[RECORDS FOR THE EXERCISE — start]

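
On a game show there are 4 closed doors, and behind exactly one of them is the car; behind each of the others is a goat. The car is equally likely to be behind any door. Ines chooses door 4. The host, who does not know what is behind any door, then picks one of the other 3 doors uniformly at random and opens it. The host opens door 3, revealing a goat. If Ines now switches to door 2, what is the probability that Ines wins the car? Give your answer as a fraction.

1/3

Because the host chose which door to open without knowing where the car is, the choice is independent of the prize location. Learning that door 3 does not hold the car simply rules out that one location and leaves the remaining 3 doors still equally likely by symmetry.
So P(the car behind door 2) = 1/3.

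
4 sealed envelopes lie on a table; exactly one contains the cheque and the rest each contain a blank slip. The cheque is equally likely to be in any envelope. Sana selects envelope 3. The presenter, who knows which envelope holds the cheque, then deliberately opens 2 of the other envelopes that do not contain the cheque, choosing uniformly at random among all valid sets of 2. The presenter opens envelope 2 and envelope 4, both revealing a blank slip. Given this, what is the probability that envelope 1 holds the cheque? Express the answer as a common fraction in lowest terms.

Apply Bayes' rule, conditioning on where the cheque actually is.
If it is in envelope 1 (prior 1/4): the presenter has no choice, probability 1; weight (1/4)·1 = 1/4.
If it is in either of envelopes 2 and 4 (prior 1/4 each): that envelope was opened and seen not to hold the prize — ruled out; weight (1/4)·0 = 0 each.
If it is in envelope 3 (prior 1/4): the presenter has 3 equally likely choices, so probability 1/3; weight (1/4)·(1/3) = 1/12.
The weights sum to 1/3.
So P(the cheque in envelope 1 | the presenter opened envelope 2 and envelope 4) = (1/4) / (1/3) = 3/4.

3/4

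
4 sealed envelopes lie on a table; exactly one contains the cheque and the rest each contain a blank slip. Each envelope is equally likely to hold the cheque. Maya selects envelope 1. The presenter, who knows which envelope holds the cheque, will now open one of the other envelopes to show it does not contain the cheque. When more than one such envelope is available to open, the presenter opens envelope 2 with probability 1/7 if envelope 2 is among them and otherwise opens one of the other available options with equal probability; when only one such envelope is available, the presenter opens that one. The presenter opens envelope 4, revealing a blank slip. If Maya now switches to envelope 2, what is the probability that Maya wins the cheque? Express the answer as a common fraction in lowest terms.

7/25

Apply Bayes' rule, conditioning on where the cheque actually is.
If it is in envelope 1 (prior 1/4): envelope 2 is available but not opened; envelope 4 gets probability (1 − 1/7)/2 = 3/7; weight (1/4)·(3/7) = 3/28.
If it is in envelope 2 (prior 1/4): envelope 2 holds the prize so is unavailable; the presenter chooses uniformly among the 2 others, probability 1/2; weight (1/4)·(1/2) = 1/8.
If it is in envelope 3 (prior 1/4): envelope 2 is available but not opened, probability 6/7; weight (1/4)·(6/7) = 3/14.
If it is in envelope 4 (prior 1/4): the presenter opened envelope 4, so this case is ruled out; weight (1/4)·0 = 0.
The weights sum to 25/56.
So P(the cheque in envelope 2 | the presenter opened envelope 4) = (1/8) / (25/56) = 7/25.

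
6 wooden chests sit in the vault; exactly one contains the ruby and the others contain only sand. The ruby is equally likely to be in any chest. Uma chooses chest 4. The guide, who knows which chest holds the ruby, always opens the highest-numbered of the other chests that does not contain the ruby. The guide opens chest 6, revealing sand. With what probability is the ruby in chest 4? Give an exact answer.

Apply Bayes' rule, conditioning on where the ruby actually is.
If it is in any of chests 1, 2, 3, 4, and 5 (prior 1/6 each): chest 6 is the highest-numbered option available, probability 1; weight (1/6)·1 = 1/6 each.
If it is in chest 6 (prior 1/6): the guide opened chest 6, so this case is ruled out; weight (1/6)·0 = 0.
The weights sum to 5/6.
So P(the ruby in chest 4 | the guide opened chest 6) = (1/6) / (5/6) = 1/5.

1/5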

[RECORDS FOR THE EXERCISE — finish]

# AIM OF THE TASK
From the line holding "6 wooden chests" down to the final line above, copy each line exactly, and leave out everything before it.

# SOLUTION BELOW
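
6 wooden chests sit in the vault; exactly one contains the ruby and the others contain only sand. The ruby is equally likely to be in any chest. Uma chooses chest 4. The guide, who knows which chest holds the ruby, always opens the highest-numbered of the other chests that does not contain the ruby. The guide opens chest 6, revealing sand. With what probability is the ruby in chest 4? Give an exact answer.

Apply Bayes' rule, conditioning on where the ruby actually is.
If it is in any of chests 1, 2, 3, 4, and 5 (prior 1/6 each): chest 6 is the highest-numbered option available, probability 1; weight (1/6)·1 = 1/6 each.
If it is in chest 6 (prior 1/6): the guide opened chest 6, so this case is ruled out; weight (1/6)·0 = 0.
The weights sum to 5/6.
So P(the ruby in chest 4 | the guide opened chest 6) = (1/6) / (5/6) = 1/5.

1/5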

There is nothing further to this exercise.